• **TASK**
Below are records; reproduce exactly the lines from the one containing "The plan must" through the end, both included, and only those.

BEGIN ENTRIES SUPPLIED

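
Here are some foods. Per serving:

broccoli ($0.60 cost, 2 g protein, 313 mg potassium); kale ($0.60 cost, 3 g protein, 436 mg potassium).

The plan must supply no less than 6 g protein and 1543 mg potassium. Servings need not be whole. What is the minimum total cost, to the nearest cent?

broccoli only: max(6/2, 1543/313) = 4.93 servings → $2.96.
kale only: max(6/3, 1543/436) = 3.539 servings → $2.12.
broccoli + kale with both targets exact would need a negative amount; discard.
Cheapest feasible corner: $2.12.

$2.12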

END ENTRIES SUPPLIED

• **ANSWER TO THIS TASK**
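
The plan must supply no less than 6 g protein and 1543 mg potassium. Servings need not be whole. What is the minimum total cost, to the nearest cent?

broccoli only: max(6/2, 1543/313) = 4.93 servings → $2.96.
kale only: max(6/3, 1543/436) = 3.539 servings → $2.12.
broccoli + kale with both targets exact would need a negative amount; discard.
Cheapest feasible corner: $2.12.

$2.12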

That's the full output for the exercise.